◆ Exercise aim: Begin at the line containing "Determine the vertical" in the entries below and end at the line containing "Consider an access"; transcribe that range exactly and nothing outside it.

[[ Provided data open ]]

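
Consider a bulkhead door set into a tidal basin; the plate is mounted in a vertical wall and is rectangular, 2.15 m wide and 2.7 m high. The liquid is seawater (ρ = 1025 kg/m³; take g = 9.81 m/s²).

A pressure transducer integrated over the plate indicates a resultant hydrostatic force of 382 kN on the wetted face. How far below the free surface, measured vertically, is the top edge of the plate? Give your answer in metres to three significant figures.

γ = ρg = 1025 × 9.81 / 1000 = 10.05525 kN/m³.
A = 2.15 × 2.7 = 5.805 m².
From F = γ·h_c·A, the centroid depth is h_c = 382/(10.05525 × 5.805) = 6.54438 m.
The centroid lies 2.7/2 = 1.35 m below the top edge, so the top edge sits at h_top = 6.54438 − 1.35 = 5.19438 m below the surface.

d_top ≈ 5.19 m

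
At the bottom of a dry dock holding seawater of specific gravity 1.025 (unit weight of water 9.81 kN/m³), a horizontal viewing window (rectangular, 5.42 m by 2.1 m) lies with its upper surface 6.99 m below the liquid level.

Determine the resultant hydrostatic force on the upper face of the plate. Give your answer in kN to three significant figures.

γ = 1.025 × 9.81 = 10.05525 kN/m³.
The plate is horizontal, so pressure is uniform at p = γ·h = 10.05525 × 6.99 = 70.2862 kN/m².
A = 5.42 × 2.1 = 11.382 m².
F = p·A = 70.2862 × 11.382 = 799.998 kN.

F ≈ 800 kN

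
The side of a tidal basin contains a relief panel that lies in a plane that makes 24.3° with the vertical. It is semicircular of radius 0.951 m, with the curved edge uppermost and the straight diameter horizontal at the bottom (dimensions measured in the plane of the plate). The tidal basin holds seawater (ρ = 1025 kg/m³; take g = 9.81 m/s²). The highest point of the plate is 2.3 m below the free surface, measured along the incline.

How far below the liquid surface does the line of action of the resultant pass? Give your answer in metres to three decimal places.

h_p = 2.615 m

γ = ρg = 1025 × 9.81 / 1000 = 10.05525 kN/m³.
The plate makes 24.3° with the vertical, i.e. θ = 90° − 24.3° = 65.7° to the horizontal. Measuring y along the incline from the free-surface line, vertical depth h = y·sinθ with sinθ = 0.911403.
The centroid lies 4r/(3π) = 0.403617 m above the diameter, so r − 4r/(3π) = 0.951 − 0.403617 = 0.547383 m below the topmost point, so y_c = 2.3 + 0.547383 = 2.84738 m and h_c = 2.84738 × 0.911403 = 2.59511 m.
A = πr²/2 = π × 0.951²/2 = 1.42063 m².
Resultant F = γ·h_c·A = 10.05525 × 2.59511 × 1.42063 = 37.0706 kN.
I_c = (π/8 − 8/(9π))·r⁴ = 0.109757 × 0.951⁴ = 0.0897748 m⁴.
Centre of pressure: y_p = y_c + I_c/(y_c·A) = 2.84738 + 0.0897748/(2.84738 × 1.42063) = 2.84738 + 0.0221936 = 2.86957 m along the plane.
Vertically, h_p = y_p·sinθ = 2.86957 × 0.911403 = 2.61533 m.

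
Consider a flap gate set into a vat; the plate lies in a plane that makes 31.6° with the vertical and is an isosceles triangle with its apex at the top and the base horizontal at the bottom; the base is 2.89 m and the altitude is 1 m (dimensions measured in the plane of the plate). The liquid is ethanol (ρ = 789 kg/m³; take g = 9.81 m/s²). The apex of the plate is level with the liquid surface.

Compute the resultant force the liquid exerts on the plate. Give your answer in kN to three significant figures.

F ≈ 6.35 kN

γ = ρg = 789 × 9.81 / 1000 = 7.74009 kN/m³.
The plate makes 31.6° with the vertical, i.e. θ = 90° − 31.6° = 58.4° to the horizontal. Measuring y along the incline from the free-surface line, vertical depth h = y·sinθ with sinθ = 0.851727.
With the apex up, the centroid sits 2h/3 = 2 × 1/3 = 0.666667 m below the apex, so y_c = 0.666667 m and h_c = 0.666667 × 0.851727 = 0.567818 m.
A = ½ × 2.89 × 1 = 1.445 m².
Resultant F = γ·h_c·A = 7.74009 × 0.567818 × 1.445 = 6.35072 kN.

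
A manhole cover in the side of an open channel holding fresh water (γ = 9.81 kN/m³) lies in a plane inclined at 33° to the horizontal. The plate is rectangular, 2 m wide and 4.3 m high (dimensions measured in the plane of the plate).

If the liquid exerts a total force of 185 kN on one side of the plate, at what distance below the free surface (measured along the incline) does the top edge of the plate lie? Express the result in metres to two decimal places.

y_top ≈ 1.88 m

γ = 9.81 kN/m³.
A = 2 × 4.3 = 8.6 m².
From F = γ·h_c·A, the centroid depth is h_c = 185/(9.81 × 8.6) = 2.19283 m.
Let θ = 33° be the plate's angle to the horizontal; measure y along the incline from where the plane meets the free surface. Vertical depth h = y·sinθ with sinθ = 0.544639.
Along the incline, y_c = h_c/sinθ = 2.19283/0.544639 = 4.02621 m.
The centroid lies 4.3/2 = 2.15 m below the top edge, so the top edge sits at y_top = 4.02621 − 2.15 = 1.87621 m along the incline.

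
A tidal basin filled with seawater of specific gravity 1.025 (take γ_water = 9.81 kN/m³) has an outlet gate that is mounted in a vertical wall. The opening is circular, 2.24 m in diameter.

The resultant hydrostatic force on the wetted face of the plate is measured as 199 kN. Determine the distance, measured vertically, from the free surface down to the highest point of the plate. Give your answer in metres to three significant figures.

γ = 1.025 × 9.81 = 10.05525 kN/m³.
A = π(1.12)² = 3.94081 m².
From F = γ·h_c·A, the centroid depth is h_c = 199/(10.05525 × 3.94081) = 5.02198 m.
The centroid is at the centre, 1.12 m below the top of the plate, so the highest point sits at h_top = 5.02198 − 1.12 = 3.90198 m below the surface.

d_top ≈ 3.90 m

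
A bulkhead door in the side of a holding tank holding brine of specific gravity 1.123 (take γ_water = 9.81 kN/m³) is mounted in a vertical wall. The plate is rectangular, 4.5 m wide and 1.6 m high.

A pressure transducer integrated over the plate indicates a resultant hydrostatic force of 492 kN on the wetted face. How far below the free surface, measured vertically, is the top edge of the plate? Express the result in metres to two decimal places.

d_top ≈ 5.40 m

γ = 1.123 × 9.81 = 11.01663 kN/m³.
A = 4.5 × 1.6 = 7.2 m².
From F = γ·h_c·A, the centroid depth is h_c = 492/(11.01663 × 7.2) = 6.20274 m.
The centroid lies 1.6/2 = 0.8 m below the top edge, so the top edge sits at h_top = 6.20274 − 0.8 = 5.40274 m below the surface.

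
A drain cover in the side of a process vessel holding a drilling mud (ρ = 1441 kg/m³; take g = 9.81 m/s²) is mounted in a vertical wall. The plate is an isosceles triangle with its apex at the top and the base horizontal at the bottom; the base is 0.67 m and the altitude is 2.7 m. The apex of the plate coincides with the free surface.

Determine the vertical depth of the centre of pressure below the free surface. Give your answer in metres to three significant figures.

γ = ρg = 1441 × 9.81 / 1000 = 14.13621 kN/m³.
With the apex up, the centroid sits 2h/3 = 2 × 2.7/3 = 1.8 m below the apex, so the centroid depth is h_c = 1.8 m.
A = ½ × 0.67 × 2.7 = 0.9045 m².
Resultant F = γ·h_c·A = 14.13621 × 1.8 × 0.9045 = 23.0152 kN.
I_c = b·h³/36 = 0.67 × 2.7³/36 = 0.366323 m⁴.
Centre of pressure: y_p = y_c + I_c/(y_c·A) = 1.8 + 0.366323/(1.8 × 0.9045) = 1.8 + 0.225 = 2.025 m along the plane.

h_p = 2.03 m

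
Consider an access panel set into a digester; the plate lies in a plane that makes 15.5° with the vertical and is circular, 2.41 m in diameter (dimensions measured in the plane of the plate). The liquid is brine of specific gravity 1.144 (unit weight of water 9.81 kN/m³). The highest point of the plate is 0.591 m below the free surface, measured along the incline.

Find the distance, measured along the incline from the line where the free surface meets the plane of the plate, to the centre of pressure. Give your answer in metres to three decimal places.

γ = 1.144 × 9.81 = 11.22264 kN/m³.
The plate makes 15.5° with the vertical, i.e. θ = 90° − 15.5° = 74.5° to the horizontal. Measuring y along the incline from the free-surface line, vertical depth h = y·sinθ with sinθ = 0.963630.
The centroid is at the centre, 1.205 m below the top of the plate, so y_c = 0.591 + 1.205 = 1.796 m and h_c = 1.796 × 0.963630 = 1.73068 m.
A = π(1.205)² = 4.56167 m².
Resultant F = γ·h_c·A = 11.22264 × 1.73068 × 4.56167 = 88.6004 kN.
I_c = πr⁴/4 = π × 1.205⁴/4 = 1.65592 m⁴.
Centre of pressure: y_p = y_c + I_c/(y_c·A) = 1.796 + 1.65592/(1.796 × 4.56167) = 1.796 + 0.20212 = 1.99812 m along the plane.

y_p = 1.998 m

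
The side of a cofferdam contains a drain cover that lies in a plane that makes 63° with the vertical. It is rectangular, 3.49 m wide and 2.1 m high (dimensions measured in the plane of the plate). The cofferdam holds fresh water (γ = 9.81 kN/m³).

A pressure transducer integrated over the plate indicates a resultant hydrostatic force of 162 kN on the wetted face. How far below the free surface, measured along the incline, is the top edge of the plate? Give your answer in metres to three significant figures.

γ = 9.81 kN/m³.
A = 3.49 × 2.1 = 7.329 m².
From F = γ·h_c·A, the centroid depth is h_c = 162/(9.81 × 7.329) = 2.25321 m.
The plate makes 63° with the vertical, i.e. θ = 90° − 63° = 27° to the horizontal. Measuring y along the incline from the free-surface line, vertical depth h = y·sinθ with sinθ = 0.453990.
Along the incline, y_c = h_c/sinθ = 2.25321/0.453990 = 4.96313 m.
The centroid lies 2.1/2 = 1.05 m below the top edge, so the top edge sits at y_top = 4.96313 − 1.05 = 3.91313 m along the incline.

y_top ≈ 3.91 m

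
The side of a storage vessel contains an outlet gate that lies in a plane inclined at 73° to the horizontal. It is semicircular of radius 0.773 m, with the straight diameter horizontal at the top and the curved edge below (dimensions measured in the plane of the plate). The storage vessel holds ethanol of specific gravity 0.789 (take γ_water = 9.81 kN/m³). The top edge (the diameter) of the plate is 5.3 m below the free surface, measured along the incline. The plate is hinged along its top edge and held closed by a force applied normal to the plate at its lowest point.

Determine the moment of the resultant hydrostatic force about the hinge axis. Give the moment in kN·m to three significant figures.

M ≈ 13.1 kN·m

γ = 0.789 × 9.81 = 7.74009 kN/m³.
Let θ = 73° be the plate's angle to the horizontal; measure y along the incline from where the plane meets the free surface. Vertical depth h = y·sinθ with sinθ = 0.956305.
The centroid of a semicircle lies 4r/(3π) = 0.328071 m from the diameter, here below the top edge, so y_c = 5.3 + 0.328071 = 5.62807 m and h_c = 5.62807 × 0.956305 = 5.38215 m.
A = πr²/2 = π × 0.773²/2 = 0.938596 m².
Resultant F = γ·h_c·A = 7.74009 × 5.38215 × 0.938596 = 39.1003 kN.
I_c = (π/8 − 8/(9π))·r⁴ = 0.109757 × 0.773⁴ = 0.0391877 m⁴.
Centre of pressure: y_p = y_c + I_c/(y_c·A) = 5.62807 + 0.0391877/(5.62807 × 0.938596) = 5.62807 + 0.00741842 = 5.63549 m along the plane.
The resultant acts 0.328071 + 0.00741842 = 0.335489 m (along the plate) below the hinge at the top edge, so the moment about the hinge is M = F × 0.335489 = 39.1003 × 0.335489 = 13.1177 kN·m.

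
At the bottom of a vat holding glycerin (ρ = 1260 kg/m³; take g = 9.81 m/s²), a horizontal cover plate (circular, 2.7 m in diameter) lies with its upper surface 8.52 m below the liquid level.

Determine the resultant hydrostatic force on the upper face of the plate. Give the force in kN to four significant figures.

γ = ρg = 1260 × 9.81 / 1000 = 12.3606 kN/m³.
The plate is horizontal, so pressure is uniform at p = γ·h = 12.3606 × 8.52 = 105.312 kN/m².
A = π(1.35)² = 5.72555 m².
F = p·A = 105.312 × 5.72555 = 602.969 kN.

F ≈ 603.0 kN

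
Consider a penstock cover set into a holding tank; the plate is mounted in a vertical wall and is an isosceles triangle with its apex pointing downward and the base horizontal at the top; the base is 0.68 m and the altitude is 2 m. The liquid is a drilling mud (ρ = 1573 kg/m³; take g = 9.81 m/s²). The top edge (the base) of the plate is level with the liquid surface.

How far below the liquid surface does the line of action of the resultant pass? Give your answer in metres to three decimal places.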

[[ Provided data closed ]]

◆ Problem solution:
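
Determine the vertical depth of the centre of pressure below the free surface. Give your answer in metres to three significant figures.

γ = ρg = 1441 × 9.81 / 1000 = 14.13621 kN/m³.
With the apex up, the centroid sits 2h/3 = 2 × 2.7/3 = 1.8 m below the apex, so the centroid depth is h_c = 1.8 m.
A = ½ × 0.67 × 2.7 = 0.9045 m².
Resultant F = γ·h_c·A = 14.13621 × 1.8 × 0.9045 = 23.0152 kN.
I_c = b·h³/36 = 0.67 × 2.7³/36 = 0.366323 m⁴.
Centre of pressure: y_p = y_c + I_c/(y_c·A) = 1.8 + 0.366323/(1.8 × 0.9045) = 1.8 + 0.225 = 2.025 m along the plane.

h_p = 2.03 m

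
Consider an access panel set into a digester; the plate lies in a plane that makes 15.5° with the vertical and is circular, 2.41 m in diameter (dimensions measured in the plane of the plate). The liquid is brine of specific gravity 1.144 (unit weight of water 9.81 kN/m³). The highest point of the plate is 0.591 m below the free surface, measured along the incline.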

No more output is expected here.